··· Supplied entries

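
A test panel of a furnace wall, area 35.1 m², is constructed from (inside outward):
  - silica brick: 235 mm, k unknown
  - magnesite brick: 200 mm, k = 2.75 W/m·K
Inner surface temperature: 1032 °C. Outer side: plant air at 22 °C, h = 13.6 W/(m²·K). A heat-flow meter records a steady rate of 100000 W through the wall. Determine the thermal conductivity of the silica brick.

Model the wall as resistances in series:
R_magnesite brick = L/(kA) = 0.2/(2.75×35.1) = 0.002072 K/W
R_outer film = 1/(h_o·A) = 1/(13.6×35.1) = 0.002095 K/W
Sum of known resistances R_other = 0.004167 K/W
Total R = ΔT/Q = 1010/100000 = 0.0101 K/W
R_silica brick = R_total − R_other = 0.005933 K/W
k = L/(R·A) = 0.235/(0.005933×35.1)

k ≈ 1.13 W/(m·K)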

······

# Work order
Once you have read the entries, reproduce each one exactly.

# Task solution
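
A test panel of a furnace wall, area 35.1 m², is constructed from (inside outward):
  - silica brick: 235 mm, k unknown
  - magnesite brick: 200 mm, k = 2.75 W/m·K
Inner surface temperature: 1032 °C. Outer side: plant air at 22 °C, h = 13.6 W/(m²·K). A heat-flow meter records a steady rate of 100000 W through the wall. Determine the thermal conductivity of the silica brick.

Model the wall as resistances in series:
R_magnesite brick = L/(kA) = 0.2/(2.75×35.1) = 0.002072 K/W
R_outer film = 1/(h_o·A) = 1/(13.6×35.1) = 0.002095 K/W
Sum of known resistances R_other = 0.004167 K/W
Total R = ΔT/Q = 1010/100000 = 0.0101 K/W
R_silica brick = R_total − R_other = 0.005933 K/W
k = L/(R·A) = 0.235/(0.005933×35.1)

k ≈ 1.13 W/(m·K)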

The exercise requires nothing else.